(Brief):
The full set of records must be printed exactly as given.

(Stored data):
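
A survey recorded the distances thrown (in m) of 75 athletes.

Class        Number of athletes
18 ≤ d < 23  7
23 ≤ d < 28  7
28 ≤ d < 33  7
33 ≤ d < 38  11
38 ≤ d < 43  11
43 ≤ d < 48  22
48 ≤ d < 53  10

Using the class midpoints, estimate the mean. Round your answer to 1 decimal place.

38.4

Midpoints: 20.5, 25.5, 30.5, 35.5, 40.5, 45.5, 50.5
Σfm = 7×20.5 + 7×25.5 + 7×30.5 + 11×35.5 + 11×40.5 + 22×45.5 + 10×50.5 = 2877.5
n = Σf = 75
Mean = 2877.5 / 75 = 38.3667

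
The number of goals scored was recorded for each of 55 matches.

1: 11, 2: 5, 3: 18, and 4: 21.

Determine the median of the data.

Cumulative frequencies: 11, 16, 34, 55
n = 55, so the median is the value in position (n+1)/2 = 28.
Position 28 falls at value 3.

3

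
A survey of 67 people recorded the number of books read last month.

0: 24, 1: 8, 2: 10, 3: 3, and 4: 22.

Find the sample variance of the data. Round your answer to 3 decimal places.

2.936

Values: 0, 1, 2, 3, 4
n = 67, Σfx = 125, mean = 1.8657
Σfx² = 427
Σf(x − x̄)² = Σfx² − (Σfx)²/n = 427 − 125²/67 = 193.7910
Sample variance = 193.7910 / 66 = 2.9362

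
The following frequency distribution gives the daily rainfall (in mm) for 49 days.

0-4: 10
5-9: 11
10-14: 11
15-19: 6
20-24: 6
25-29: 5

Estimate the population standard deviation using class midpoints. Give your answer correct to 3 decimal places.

8.015

Midpoints: 2, 7, 12, 17, 22, 27
n = 49, Σfm = 598, mean = 12.2041
Σfm² = 10446
Σf(m − x̄)² = Σfm² − (Σfm)²/n = 10446 − 598²/49 = 3147.9592
Population variance = 3147.9592 / 49 = 64.2441
Standard deviation = √64.2441 = 8.0152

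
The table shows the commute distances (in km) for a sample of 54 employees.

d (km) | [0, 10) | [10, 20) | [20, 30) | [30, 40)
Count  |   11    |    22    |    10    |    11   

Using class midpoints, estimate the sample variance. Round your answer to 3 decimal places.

107.233

Midpoints: 5, 15, 25, 35
n = 54, Σfm = 1020, mean = 18.8889
Σfm² = 24950
Σf(m − x̄)² = Σfm² − (Σfm)²/n = 24950 − 1020²/54 = 5683.3333
Sample variance = 5683.3333 / 53 = 107.2327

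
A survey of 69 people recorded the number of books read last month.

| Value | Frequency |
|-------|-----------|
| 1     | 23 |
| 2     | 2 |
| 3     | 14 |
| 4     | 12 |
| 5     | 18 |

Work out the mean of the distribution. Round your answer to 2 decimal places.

Values: 1, 2, 3, 4, 5
Σfx = 23×1 + 2×2 + 14×3 + 12×4 + 18×5 = 207
n = Σf = 69
Mean = 207 / 69 = 3.0000

3.00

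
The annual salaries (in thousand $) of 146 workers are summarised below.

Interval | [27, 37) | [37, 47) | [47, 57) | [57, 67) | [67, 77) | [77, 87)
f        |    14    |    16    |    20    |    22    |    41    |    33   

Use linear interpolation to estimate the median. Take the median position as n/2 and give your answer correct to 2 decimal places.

67.24

Cumulative frequencies: 14, 30, 50, 72, 113, 146
n = 146; position = n/2 = 73.
This falls in the class [67, 77): L = 67, F = 72, f = 41, h = 10.
Median ≈ 67 + ((73 − 72) / 41) × 10 = 67.2439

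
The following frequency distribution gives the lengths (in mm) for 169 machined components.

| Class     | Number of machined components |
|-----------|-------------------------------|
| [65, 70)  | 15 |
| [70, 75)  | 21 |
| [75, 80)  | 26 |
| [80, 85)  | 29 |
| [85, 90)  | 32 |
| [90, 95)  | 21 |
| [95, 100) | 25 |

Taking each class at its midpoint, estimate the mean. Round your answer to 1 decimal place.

83.6

Midpoints: 67.5, 72.5, 77.5, 82.5, 87.5, 92.5, 97.5
Σfm = 15×67.5 + 21×72.5 + 26×77.5 + 29×82.5 + 32×87.5 + 21×92.5 + 25×97.5 = 14122.5
n = Σf = 169
Mean = 14122.5 / 169 = 83.5651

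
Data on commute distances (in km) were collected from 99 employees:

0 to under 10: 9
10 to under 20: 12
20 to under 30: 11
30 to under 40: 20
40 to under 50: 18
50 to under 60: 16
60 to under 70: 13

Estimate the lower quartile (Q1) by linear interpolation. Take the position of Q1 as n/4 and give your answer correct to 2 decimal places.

Cumulative frequencies: 9, 21, 32, 52, 70, 86, 99
n = 99; position = n/4 = 24.75.
This falls in the class 20 to under 30: L = 20, F = 21, f = 11, h = 10.
Lower quartile ≈ 20 + ((24.75 − 21) / 11) × 10 = 23.4091

23.41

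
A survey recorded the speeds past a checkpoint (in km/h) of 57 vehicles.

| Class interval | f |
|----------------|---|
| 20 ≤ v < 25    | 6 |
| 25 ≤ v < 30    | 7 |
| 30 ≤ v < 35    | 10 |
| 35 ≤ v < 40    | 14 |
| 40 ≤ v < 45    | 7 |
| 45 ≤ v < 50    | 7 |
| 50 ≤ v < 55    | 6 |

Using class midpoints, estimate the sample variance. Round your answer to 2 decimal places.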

(Solution for this problem):
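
A survey recorded the distances thrown (in m) of 75 athletes.

Class        Number of athletes
18 ≤ d < 23  7
23 ≤ d < 28  7
28 ≤ d < 33  7
33 ≤ d < 38  11
38 ≤ d < 43  11
43 ≤ d < 48  22
48 ≤ d < 53  10

Using the class midpoints, estimate the mean. Round your answer to 1 decimal place.

38.4

Midpoints: 20.5, 25.5, 30.5, 35.5, 40.5, 45.5, 50.5
Σfm = 7×20.5 + 7×25.5 + 7×30.5 + 11×35.5 + 11×40.5 + 22×45.5 + 10×50.5 = 2877.5
n = Σf = 75
Mean = 2877.5 / 75 = 38.3667

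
The number of goals scored was recorded for each of 55 matches.

1: 11, 2: 5, 3: 18, and 4: 21.

Determine the median of the data.

Cumulative frequencies: 11, 16, 34, 55
n = 55, so the median is the value in position (n+1)/2 = 28.
Position 28 falls at value 3.

3

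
A survey of 67 people recorded the number of books read last month.

0: 24, 1: 8, 2: 10, 3: 3, and 4: 22.

Find the sample variance of the data. Round your answer to 3 decimal places.

2.936

Values: 0, 1, 2, 3, 4
n = 67, Σfx = 125, mean = 1.8657
Σfx² = 427
Σf(x − x̄)² = Σfx² − (Σfx)²/n = 427 − 125²/67 = 193.7910
Sample variance = 193.7910 / 66 = 2.9362

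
The following frequency distribution gives the daily rainfall (in mm) for 49 days.

0-4: 10
5-9: 11
10-14: 11
15-19: 6
20-24: 6
25-29: 5

Estimate the population standard deviation using class midpoints. Give your answer correct to 3 decimal places.

8.015

Midpoints: 2, 7, 12, 17, 22, 27
n = 49, Σfm = 598, mean = 12.2041
Σfm² = 10446
Σf(m − x̄)² = Σfm² − (Σfm)²/n = 10446 − 598²/49 = 3147.9592
Population variance = 3147.9592 / 49 = 64.2441
Standard deviation = √64.2441 = 8.0152

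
The table shows the commute distances (in km) for a sample of 54 employees.

d (km) | [0, 10) | [10, 20) | [20, 30) | [30, 40)
Count  |   11    |    22    |    10    |    11   

Using class midpoints, estimate the sample variance. Round your answer to 3 decimal places.

107.233

Midpoints: 5, 15, 25, 35
n = 54, Σfm = 1020, mean = 18.8889
Σfm² = 24950
Σf(m − x̄)² = Σfm² − (Σfm)²/n = 24950 − 1020²/54 = 5683.3333
Sample variance = 5683.3333 / 53 = 107.2327

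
A survey of 69 people recorded the number of books read last month.

| Value | Frequency |
|-------|-----------|
| 1     | 23 |
| 2     | 2 |
| 3     | 14 |
| 4     | 12 |
| 5     | 18 |

Work out the mean of the distribution. Round your answer to 2 decimal places.

Values: 1, 2, 3, 4, 5
Σfx = 23×1 + 2×2 + 14×3 + 12×4 + 18×5 = 207
n = Σf = 69
Mean = 207 / 69 = 3.0000

3.00

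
The annual salaries (in thousand $) of 146 workers are summarised below.

Interval | [27, 37) | [37, 47) | [47, 57) | [57, 67) | [67, 77) | [77, 87)
f        |    14    |    16    |    20    |    22    |    41    |    33   

Use linear interpolation to estimate the median. Take the median position as n/2 and give your answer correct to 2 decimal places.

67.24

Cumulative frequencies: 14, 30, 50, 72, 113, 146
n = 146; position = n/2 = 73.
This falls in the class [67, 77): L = 67, F = 72, f = 41, h = 10.
Median ≈ 67 + ((73 − 72) / 41) × 10 = 67.2439

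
The following frequency distribution gives the lengths (in mm) for 169 machined components.

| Class     | Number of machined components |
|-----------|-------------------------------|
| [65, 70)  | 15 |
| [70, 75)  | 21 |
| [75, 80)  | 26 |
| [80, 85)  | 29 |
| [85, 90)  | 32 |
| [90, 95)  | 21 |
| [95, 100) | 25 |

Taking each class at its midpoint, estimate the mean. Round your answer to 1 decimal place.

83.6

Midpoints: 67.5, 72.5, 77.5, 82.5, 87.5, 92.5, 97.5
Σfm = 15×67.5 + 21×72.5 + 26×77.5 + 29×82.5 + 32×87.5 + 21×92.5 + 25×97.5 = 14122.5
n = Σf = 169
Mean = 14122.5 / 169 = 83.5651

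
Data on commute distances (in km) were collected from 99 employees:

0 to under 10: 9
10 to under 20: 12
20 to under 30: 11
30 to under 40: 20
40 to under 50: 18
50 to under 60: 16
60 to under 70: 13

Estimate the lower quartile (Q1) by linear interpolation. Take the position of Q1 as n/4 and give your answer correct to 2 decimal places.

Cumulative frequencies: 9, 21, 32, 52, 70, 86, 99
n = 99; position = n/4 = 24.75.
This falls in the class 20 to under 30: L = 20, F = 21, f = 11, h = 10.
Lower quartile ≈ 20 + ((24.75 − 21) / 11) × 10 = 23.4091

23.41

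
A survey recorded the speeds past a checkpoint (in km/h) of 57 vehicles.

| Class interval | f |
|----------------|---|
| 20 ≤ v < 25    | 6 |
| 25 ≤ v < 30    | 7 |
| 30 ≤ v < 35    | 10 |
| 35 ≤ v < 40    | 14 |
| 40 ≤ v < 45    | 7 |
| 45 ≤ v < 50    | 7 |
| 50 ≤ v < 55    | 6 |

Using class midpoints, estimate the sample variance. Round your answer to 2 decimal places.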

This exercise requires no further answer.